-------- RECORDS TO PROCESS

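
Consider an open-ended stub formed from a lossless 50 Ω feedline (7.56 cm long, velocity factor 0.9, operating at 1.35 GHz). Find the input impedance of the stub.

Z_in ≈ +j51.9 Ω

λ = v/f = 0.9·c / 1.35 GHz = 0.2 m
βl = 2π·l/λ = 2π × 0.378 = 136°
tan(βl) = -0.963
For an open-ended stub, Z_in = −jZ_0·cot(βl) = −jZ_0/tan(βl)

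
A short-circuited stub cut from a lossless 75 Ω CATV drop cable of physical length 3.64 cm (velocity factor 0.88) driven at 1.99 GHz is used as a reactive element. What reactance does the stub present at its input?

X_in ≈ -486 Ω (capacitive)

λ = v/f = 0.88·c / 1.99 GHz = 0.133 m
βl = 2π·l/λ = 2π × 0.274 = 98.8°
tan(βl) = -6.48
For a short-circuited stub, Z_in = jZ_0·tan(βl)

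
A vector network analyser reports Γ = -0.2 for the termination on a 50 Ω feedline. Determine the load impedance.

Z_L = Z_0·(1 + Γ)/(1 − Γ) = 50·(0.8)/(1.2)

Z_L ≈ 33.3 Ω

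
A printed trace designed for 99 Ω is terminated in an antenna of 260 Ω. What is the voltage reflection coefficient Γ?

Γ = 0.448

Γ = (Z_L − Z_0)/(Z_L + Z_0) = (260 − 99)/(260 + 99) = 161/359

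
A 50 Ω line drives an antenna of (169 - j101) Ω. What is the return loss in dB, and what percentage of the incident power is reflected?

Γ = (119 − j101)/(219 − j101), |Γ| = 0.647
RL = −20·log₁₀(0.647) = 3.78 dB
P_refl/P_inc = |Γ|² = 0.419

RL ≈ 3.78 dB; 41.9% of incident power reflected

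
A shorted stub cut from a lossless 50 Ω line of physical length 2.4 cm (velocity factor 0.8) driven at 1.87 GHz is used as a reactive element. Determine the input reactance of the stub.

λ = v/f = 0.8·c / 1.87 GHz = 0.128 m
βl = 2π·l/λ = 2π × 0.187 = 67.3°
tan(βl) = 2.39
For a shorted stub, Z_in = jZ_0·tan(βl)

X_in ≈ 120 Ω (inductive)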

----------------

AIM OF THE EXERCISE – Leaving every word in place, output the whole listing above.

RESPONSE TO THIS TASK –
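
Consider an open-ended stub formed from a lossless 50 Ω feedline (7.56 cm long, velocity factor 0.9, operating at 1.35 GHz). Find the input impedance of the stub.

Z_in ≈ +j51.9 Ω

λ = v/f = 0.9·c / 1.35 GHz = 0.2 m
βl = 2π·l/λ = 2π × 0.378 = 136°
tan(βl) = -0.963
For an open-ended stub, Z_in = −jZ_0·cot(βl) = −jZ_0/tan(βl)

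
A short-circuited stub cut from a lossless 75 Ω CATV drop cable of physical length 3.64 cm (velocity factor 0.88) driven at 1.99 GHz is used as a reactive element. What reactance does the stub present at its input?

X_in ≈ -486 Ω (capacitive)

λ = v/f = 0.88·c / 1.99 GHz = 0.133 m
βl = 2π·l/λ = 2π × 0.274 = 98.8°
tan(βl) = -6.48
For a short-circuited stub, Z_in = jZ_0·tan(βl)

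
A vector network analyser reports Γ = -0.2 for the termination on a 50 Ω feedline. Determine the load impedance.

Z_L = Z_0·(1 + Γ)/(1 − Γ) = 50·(0.8)/(1.2)

Z_L ≈ 33.3 Ω

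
A printed trace designed for 99 Ω is terminated in an antenna of 260 Ω. What is the voltage reflection coefficient Γ?

Γ = 0.448

Γ = (Z_L − Z_0)/(Z_L + Z_0) = (260 − 99)/(260 + 99) = 161/359

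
A 50 Ω line drives an antenna of (169 - j101) Ω. What is the return loss in dB, and what percentage of the incident power is reflected?

Γ = (119 − j101)/(219 − j101), |Γ| = 0.647
RL = −20·log₁₀(0.647) = 3.78 dB
P_refl/P_inc = |Γ|² = 0.419

RL ≈ 3.78 dB; 41.9% of incident power reflected

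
A shorted stub cut from a lossless 50 Ω line of physical length 2.4 cm (velocity factor 0.8) driven at 1.87 GHz is used as a reactive element. Determine the input reactance of the stub.

λ = v/f = 0.8·c / 1.87 GHz = 0.128 m
βl = 2π·l/λ = 2π × 0.187 = 67.3°
tan(βl) = 2.39
For a shorted stub, Z_in = jZ_0·tan(βl)

X_in ≈ 120 Ω (inductive)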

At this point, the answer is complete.